What the exercise asks => If a line in the listing below includes the string "using", pull it out.

Records provided =>
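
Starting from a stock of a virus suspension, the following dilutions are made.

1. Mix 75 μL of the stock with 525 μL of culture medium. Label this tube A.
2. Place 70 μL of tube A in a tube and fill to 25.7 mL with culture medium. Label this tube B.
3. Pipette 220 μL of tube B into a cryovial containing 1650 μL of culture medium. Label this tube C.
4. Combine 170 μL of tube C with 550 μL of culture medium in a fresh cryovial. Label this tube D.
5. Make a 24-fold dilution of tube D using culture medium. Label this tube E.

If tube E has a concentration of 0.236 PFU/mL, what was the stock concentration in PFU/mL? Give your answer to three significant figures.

5.99 × 10^5 PFU/mL

Step 1: 75 μL + 525 μL = 600 μL total → factor 600/75 = 8
Step 2: 70 μL brought to 25.7 mL → factor 25700/70 = 367.14
Step 3: 220 μL + 1650 μL = 1870 μL total → factor 1870/220 = 8.5
Step 4: 170 μL + 550 μL = 720 μL total → factor 720/170 = 4.2353
Step 5: 24-fold → factor 24
Overall dilution factor = 8 × 367.14 × 8.5 × 4.2353 × 24 = 2.5377 × 10^6
Stock = 0.236 PFU/mL × 2.5377 × 10^6 = 5.99 × 10^5 PFU/mL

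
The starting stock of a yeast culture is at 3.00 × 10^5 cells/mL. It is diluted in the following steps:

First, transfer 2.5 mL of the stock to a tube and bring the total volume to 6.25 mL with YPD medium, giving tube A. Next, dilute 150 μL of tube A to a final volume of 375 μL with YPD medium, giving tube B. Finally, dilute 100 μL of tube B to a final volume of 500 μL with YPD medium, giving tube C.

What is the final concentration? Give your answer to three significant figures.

Step 1: 2.5 mL brought to 6.25 mL → factor 6.25/2.5 = 2.5
Step 2: 150 μL brought to 375 μL → factor 375/150 = 2.5
Step 3: 100 μL brought to 500 μL → factor 500/100 = 5
Overall dilution factor = 2.5 × 2.5 × 5 = 31.25
Final = 3.00 × 10^5 cells/mL / 31.25 = 9.60 × 10^3 cells/mL

9.60 × 10^3 cells/mL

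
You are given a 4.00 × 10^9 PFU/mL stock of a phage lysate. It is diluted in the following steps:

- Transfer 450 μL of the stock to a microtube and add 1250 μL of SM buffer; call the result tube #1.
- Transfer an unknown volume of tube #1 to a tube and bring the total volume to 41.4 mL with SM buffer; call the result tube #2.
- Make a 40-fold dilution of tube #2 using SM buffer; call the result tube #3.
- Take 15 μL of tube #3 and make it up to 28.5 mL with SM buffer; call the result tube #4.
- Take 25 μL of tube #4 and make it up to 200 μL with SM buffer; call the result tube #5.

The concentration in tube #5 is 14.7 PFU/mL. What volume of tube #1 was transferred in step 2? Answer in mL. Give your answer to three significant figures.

Step 1: 450 μL + 1250 μL = 1700 μL total → factor 1700/450 = 3.7778
Step 2: v brought to 41.4 mL → factor = 41.4 mL/v
Step 3: 40-fold → factor 40
Step 4: 15 μL brought to 28.5 mL → factor 28500/15 = 1900
Step 5: 25 μL brought to 200 μL → factor 200/25 = 8
Product of known-step factors = 2.2969 × 10^6
Overall factor = 4.00 × 10^9 PFU/mL / (14.7 PFU/mL) = 2.7211 × 10^8
Step-2 factor = 2.7211 × 10^8 / 2.2969 × 10^6 = 118.47
v = 41.4 mL / 118.47 = 0.349 mL

0.349 mL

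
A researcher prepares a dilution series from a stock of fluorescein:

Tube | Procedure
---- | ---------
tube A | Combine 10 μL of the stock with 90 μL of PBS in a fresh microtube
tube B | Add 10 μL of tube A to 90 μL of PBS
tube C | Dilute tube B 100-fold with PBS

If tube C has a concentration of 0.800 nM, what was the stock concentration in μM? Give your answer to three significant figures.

Step 1: 10 μL + 90 μL = 100 μL total → factor 100/10 = 10
Step 2: 10 μL + 90 μL = 100 μL total → factor 100/10 = 10
Step 3: 100-fold → factor 100
Overall dilution factor = 10 × 10 × 100 = 10000
Stock = 0.800 nM × 10000 = 8000 nM = 8.00 μM

8.00 μM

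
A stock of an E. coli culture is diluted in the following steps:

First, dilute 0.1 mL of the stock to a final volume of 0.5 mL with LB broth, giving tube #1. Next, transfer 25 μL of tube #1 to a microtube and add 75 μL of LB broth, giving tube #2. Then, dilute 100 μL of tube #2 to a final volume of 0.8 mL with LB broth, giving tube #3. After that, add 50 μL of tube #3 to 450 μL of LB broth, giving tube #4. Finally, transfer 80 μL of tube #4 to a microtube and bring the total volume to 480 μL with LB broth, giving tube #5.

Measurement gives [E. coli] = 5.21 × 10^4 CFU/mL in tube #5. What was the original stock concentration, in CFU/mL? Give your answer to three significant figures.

Step 1: 0.1 mL brought to 0.5 mL → factor 0.5/0.1 = 5
Step 2: 25 μL + 75 μL = 100 μL total → factor 100/25 = 4
Step 3: 100 μL brought to 0.8 mL → factor 800/100 = 8
Step 4: 50 μL + 450 μL = 500 μL total → factor 500/50 = 10
Step 5: 80 μL brought to 480 μL → factor 480/80 = 6
Overall dilution factor = 5 × 4 × 8 × 10 × 6 = 9600
Stock = 5.21 × 10^4 CFU/mL × 9600 = 5.00 × 10^8 CFU/mL

5.00 × 10^8 CFU/mL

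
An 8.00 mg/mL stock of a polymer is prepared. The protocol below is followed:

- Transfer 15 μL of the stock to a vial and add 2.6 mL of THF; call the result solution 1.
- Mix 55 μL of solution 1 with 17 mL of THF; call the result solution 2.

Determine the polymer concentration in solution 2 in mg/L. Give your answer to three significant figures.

0.148 mg/L

Step 1: 15 μL + 2.6 mL = 2615 μL total → factor 2615/15 = 174.33
Step 2: 55 μL + 17 mL = 17055 μL total → factor 17055/55 = 310.09
Overall dilution factor = 174.33 × 310.09 = 54059
Final = 8.00 mg/mL / 54059 = 0.0001480 mg/mL = 0.148 mg/L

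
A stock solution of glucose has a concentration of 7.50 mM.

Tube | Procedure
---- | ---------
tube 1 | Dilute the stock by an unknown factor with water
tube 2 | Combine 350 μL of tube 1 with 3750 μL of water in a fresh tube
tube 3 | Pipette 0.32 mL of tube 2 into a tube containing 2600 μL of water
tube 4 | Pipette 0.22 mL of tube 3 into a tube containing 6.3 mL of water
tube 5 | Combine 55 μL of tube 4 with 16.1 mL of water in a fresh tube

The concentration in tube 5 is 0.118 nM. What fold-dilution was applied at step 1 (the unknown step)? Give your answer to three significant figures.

Step 1: unknown factor x
Step 2: 350 μL + 3750 μL = 4100 μL total → factor 4100/350 = 11.714
Step 3: 0.32 mL + 2600 μL = 2.92 mL total → factor 2.92/0.32 = 9.125
Step 4: 0.22 mL + 6.3 mL = 6.52 mL total → factor 6.52/0.22 = 29.636
Step 5: 55 μL + 16.1 mL = 16155 μL total → factor 16155/55 = 293.73
Product of known-step factors = 9.305 × 10^5
Overall factor = 7.50 mM / (0.118 nM) = 6.3559 × 10^7
x = 6.3559 × 10^7 / 9.305 × 10^5 = 68.3

68.3-fold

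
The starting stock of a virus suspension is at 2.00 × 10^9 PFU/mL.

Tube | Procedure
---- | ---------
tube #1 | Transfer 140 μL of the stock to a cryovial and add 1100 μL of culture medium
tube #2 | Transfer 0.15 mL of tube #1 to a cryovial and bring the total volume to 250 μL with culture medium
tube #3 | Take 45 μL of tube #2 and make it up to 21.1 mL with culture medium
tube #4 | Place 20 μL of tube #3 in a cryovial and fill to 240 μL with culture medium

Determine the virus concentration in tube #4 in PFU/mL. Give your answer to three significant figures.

Step 1: 140 μL + 1100 μL = 1240 μL total → factor 1240/140 = 8.8571
Step 2: 0.15 mL brought to 250 μL → factor 0.25/0.15 = 1.6667
Step 3: 45 μL brought to 21.1 mL → factor 21100/45 = 468.89
Step 4: 20 μL brought to 240 μL → factor 240/20 = 12
Overall dilution factor = 8.8571 × 1.6667 × 468.89 × 12 = 83060
Final = 2.00 × 10^9 PFU/mL / 83060 = 2.41 × 10^4 PFU/mL

2.41 × 10^4 PFU/mL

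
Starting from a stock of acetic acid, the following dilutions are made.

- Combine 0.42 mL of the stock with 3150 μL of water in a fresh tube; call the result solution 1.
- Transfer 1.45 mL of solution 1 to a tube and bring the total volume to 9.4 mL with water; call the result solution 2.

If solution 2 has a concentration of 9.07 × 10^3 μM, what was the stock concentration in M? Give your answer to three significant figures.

0.500 M

Step 1: 0.42 mL + 3150 μL = 3.57 mL total → factor 3.57/0.42 = 8.5
Step 2: 1.45 mL brought to 9.4 mL → factor 9.4/1.45 = 6.4828
Overall dilution factor = 8.5 × 6.4828 = 55.103
Stock = 9.07 × 10^3 μM × 55.103 = 4.998 × 10^5 μM = 0.500 M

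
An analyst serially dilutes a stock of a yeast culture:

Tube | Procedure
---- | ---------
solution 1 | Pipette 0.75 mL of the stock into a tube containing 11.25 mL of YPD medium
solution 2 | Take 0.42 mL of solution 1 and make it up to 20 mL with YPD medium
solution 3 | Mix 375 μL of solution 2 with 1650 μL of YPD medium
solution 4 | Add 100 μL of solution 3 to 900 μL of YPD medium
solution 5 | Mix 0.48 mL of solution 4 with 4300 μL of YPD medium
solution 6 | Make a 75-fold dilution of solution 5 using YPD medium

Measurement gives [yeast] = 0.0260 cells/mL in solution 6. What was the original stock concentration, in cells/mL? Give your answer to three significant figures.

7.99 × 10^5 cells/mL

Step 1: 0.75 mL + 11.25 mL = 12 mL total → factor 12/0.75 = 16
Step 2: 0.42 mL brought to 20 mL → factor 20/0.42 = 47.619
Step 3: 375 μL + 1650 μL = 2025 μL total → factor 2025/375 = 5.4
Step 4: 100 μL + 900 μL = 1000 μL total → factor 1000/100 = 10
Step 5: 0.48 mL + 4300 μL = 4.78 mL total → factor 4.78/0.48 = 9.9583
Step 6: 75-fold → factor 75
Overall dilution factor = 16 × 47.619 × 5.4 × 10 × 9.9583 × 75 = 3.0729 × 10^7
Stock = 0.0260 cells/mL × 3.0729 × 10^7 = 7.99 × 10^5 cells/mL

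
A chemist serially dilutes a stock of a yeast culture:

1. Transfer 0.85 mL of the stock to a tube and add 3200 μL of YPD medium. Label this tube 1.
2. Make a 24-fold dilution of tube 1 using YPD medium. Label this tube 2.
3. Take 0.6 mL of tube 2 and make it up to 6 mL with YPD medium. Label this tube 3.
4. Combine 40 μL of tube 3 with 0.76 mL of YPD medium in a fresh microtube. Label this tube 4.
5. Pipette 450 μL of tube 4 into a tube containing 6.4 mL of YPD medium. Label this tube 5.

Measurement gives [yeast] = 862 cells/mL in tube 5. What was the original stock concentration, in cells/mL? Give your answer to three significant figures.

Step 1: 0.85 mL + 3200 μL = 4.05 mL total → factor 4.05/0.85 = 4.7647
Step 2: 24-fold → factor 24
Step 3: 0.6 mL brought to 6 mL → factor 6/0.6 = 10
Step 4: 40 μL + 0.76 mL = 800 μL total → factor 800/40 = 20
Step 5: 450 μL + 6.4 mL = 6850 μL total → factor 6850/450 = 15.222
Overall dilution factor = 4.7647 × 24 × 10 × 20 × 15.222 = 3.4814 × 10^5
Stock = 862 cells/mL × 3.4814 × 10^5 = 3.00 × 10^8 cells/mL

3.00 × 10^8 cells/mL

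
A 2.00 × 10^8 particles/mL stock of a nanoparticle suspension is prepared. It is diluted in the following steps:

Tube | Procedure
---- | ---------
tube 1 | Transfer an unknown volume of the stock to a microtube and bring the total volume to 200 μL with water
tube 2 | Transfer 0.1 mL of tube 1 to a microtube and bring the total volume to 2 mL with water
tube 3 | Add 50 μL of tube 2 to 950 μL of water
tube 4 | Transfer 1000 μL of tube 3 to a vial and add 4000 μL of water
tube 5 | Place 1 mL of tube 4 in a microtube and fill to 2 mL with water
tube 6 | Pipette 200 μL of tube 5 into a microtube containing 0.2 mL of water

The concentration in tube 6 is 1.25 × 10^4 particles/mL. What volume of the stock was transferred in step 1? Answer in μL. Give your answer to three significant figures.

100 μL

Step 1: v brought to 200 μL → factor = 200 μL/v
Step 2: 0.1 mL brought to 2 mL → factor 2/0.1 = 20
Step 3: 50 μL + 950 μL = 1000 μL total → factor 1000/50 = 20
Step 4: 1000 μL + 4000 μL = 5000 μL total → factor 5000/1000 = 5
Step 5: 1 mL brought to 2 mL → factor 2/1 = 2
Step 6: 200 μL + 0.2 mL = 400 μL total → factor 400/200 = 2
Product of known-step factors = 8000
Overall factor = 2.00 × 10^8 particles/mL / (1.25 × 10^4 particles/mL) = 16000
Step-1 factor = 16000 / 8000 = 2
v = 200 μL / 2 = 100 μL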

Answer for the task =>
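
5. Make a 24-fold dilution of tube D using culture medium. Label this tube E.
- Make a 40-fold dilution of tube #2 using SM buffer; call the result tube #3.
solution 6 | Make a 75-fold dilution of solution 5 using YPD medium
2. Make a 24-fold dilution of tube 1 using YPD medium. Label this tube 2.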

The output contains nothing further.